***** Dataset entries
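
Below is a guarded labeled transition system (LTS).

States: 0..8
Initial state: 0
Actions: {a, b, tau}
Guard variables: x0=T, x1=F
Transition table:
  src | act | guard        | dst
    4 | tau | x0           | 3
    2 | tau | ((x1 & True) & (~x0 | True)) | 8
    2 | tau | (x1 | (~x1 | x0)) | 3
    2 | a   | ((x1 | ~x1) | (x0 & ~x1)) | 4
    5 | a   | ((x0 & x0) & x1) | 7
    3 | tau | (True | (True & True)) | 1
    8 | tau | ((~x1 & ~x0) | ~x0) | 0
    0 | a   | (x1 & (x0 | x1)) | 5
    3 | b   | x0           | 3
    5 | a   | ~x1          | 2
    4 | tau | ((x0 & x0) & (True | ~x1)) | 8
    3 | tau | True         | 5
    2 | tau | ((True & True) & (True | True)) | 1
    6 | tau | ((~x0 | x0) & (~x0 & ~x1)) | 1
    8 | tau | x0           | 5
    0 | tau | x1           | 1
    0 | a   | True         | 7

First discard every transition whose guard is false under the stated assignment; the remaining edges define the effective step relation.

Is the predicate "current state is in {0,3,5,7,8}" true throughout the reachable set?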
**********
Work to complete >> Transcribe the opening lines of the listing exactly, please. Stop after the line that contains "3 | tau | True".

Response to the exercise >>
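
Below is a guarded labeled transition system (LTS).

States: 0..8
Initial state: 0
Actions: {a, b, tau}
Guard variables: x0=T, x1=F
Transition table:
  src | act | guard        | dst
    4 | tau | x0           | 3
    2 | tau | ((x1 & True) & (~x0 | True)) | 8
    2 | tau | (x1 | (~x1 | x0)) | 3
    2 | a   | ((x1 | ~x1) | (x0 & ~x1)) | 4
    5 | a   | ((x0 & x0) & x1) | 7
    3 | tau | (True | (True & True)) | 1
    8 | tau | ((~x1 & ~x0) | ~x0) | 0
    0 | a   | (x1 & (x0 | x1)) | 5
    3 | b   | x0           | 3
    5 | a   | ~x1          | 2
    4 | tau | ((x0 & x0) & (True | ~x1)) | 8
    3 | tau | True         | 5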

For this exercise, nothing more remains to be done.